WHAT IS REQUIRED
Every entry needs to be duplicated exactly.

(Source records)
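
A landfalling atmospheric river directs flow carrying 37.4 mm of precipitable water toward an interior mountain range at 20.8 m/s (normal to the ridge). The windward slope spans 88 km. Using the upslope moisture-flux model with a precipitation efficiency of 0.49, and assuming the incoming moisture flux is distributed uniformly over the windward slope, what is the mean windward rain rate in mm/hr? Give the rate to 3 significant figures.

R ≈ 15.6 mm/hr

Incoming column moisture flux per unit ridge length: F = V × PW = 20.8 × 37.4 = 777.92 mm·m/s.
Spread over the 88 km slope with efficiency ε = 0.49: R = ε·F/W = 0.49 × 777.92 / 88000 m = 4.332e-03 mm/s.
R = 4.332e-03 × 3600 = 15.6 mm/hr.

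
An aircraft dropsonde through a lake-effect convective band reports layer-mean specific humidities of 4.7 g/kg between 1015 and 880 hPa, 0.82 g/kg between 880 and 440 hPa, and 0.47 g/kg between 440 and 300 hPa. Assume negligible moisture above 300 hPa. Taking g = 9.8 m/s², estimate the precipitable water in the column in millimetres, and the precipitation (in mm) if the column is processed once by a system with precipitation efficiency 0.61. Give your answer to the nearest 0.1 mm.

PW ≈ 10.8 mm; precipitation ≈ 6.6 mm

Precipitable water is the column-integrated vapour mass per unit area: PW = (1/g) Σ q̄ Δp, with q in kg/kg and Δp in Pa (1 kg/m² of water = 1 mm).
Layer 1015–880 hPa: Δp = 135 hPa = 13500 Pa, q̄ = 0.0047 kg/kg → 0.0047 × 13500 / 9.8 = 6.47 mm
Layer 880–440 hPa: Δp = 440 hPa = 44000 Pa, q̄ = 0.00082 kg/kg → 0.00082 × 44000 / 9.8 = 3.68 mm
Layer 440–300 hPa: Δp = 140 hPa = 14000 Pa, q̄ = 0.00047 kg/kg → 0.00047 × 14000 / 9.8 = 0.67 mm
PW = 6.47 + 3.68 + 0.67 = 10.82 ≈ 10.8 mm.
Precipitation = ε × PW = 0.61 × 10.8 = 6.6 mm.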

RESPONSE
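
A landfalling atmospheric river directs flow carrying 37.4 mm of precipitable water toward an interior mountain range at 20.8 m/s (normal to the ridge). The windward slope spans 88 km. Using the upslope moisture-flux model with a precipitation efficiency of 0.49, and assuming the incoming moisture flux is distributed uniformly over the windward slope, what is the mean windward rain rate in mm/hr? Give the rate to 3 significant figures.

R ≈ 15.6 mm/hr

Incoming column moisture flux per unit ridge length: F = V × PW = 20.8 × 37.4 = 777.92 mm·m/s.
Spread over the 88 km slope with efficiency ε = 0.49: R = ε·F/W = 0.49 × 777.92 / 88000 m = 4.332e-03 mm/s.
R = 4.332e-03 × 3600 = 15.6 mm/hr.

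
An aircraft dropsonde through a lake-effect convective band reports layer-mean specific humidities of 4.7 g/kg between 1015 and 880 hPa, 0.82 g/kg between 880 and 440 hPa, and 0.47 g/kg between 440 and 300 hPa. Assume negligible moisture above 300 hPa. Taking g = 9.8 m/s², estimate the precipitable water in the column in millimetres, and the precipitation (in mm) if the column is processed once by a system with precipitation efficiency 0.61. Give your answer to the nearest 0.1 mm.

PW ≈ 10.8 mm; precipitation ≈ 6.6 mm

Precipitable water is the column-integrated vapour mass per unit area: PW = (1/g) Σ q̄ Δp, with q in kg/kg and Δp in Pa (1 kg/m² of water = 1 mm).
Layer 1015–880 hPa: Δp = 135 hPa = 13500 Pa, q̄ = 0.0047 kg/kg → 0.0047 × 13500 / 9.8 = 6.47 mm
Layer 880–440 hPa: Δp = 440 hPa = 44000 Pa, q̄ = 0.00082 kg/kg → 0.00082 × 44000 / 9.8 = 3.68 mm
Layer 440–300 hPa: Δp = 140 hPa = 14000 Pa, q̄ = 0.00047 kg/kg → 0.00047 × 14000 / 9.8 = 0.67 mm
PW = 6.47 + 3.68 + 0.67 = 10.82 ≈ 10.8 mm.
Precipitation = ε × PW = 0.61 × 10.8 = 6.6 mm.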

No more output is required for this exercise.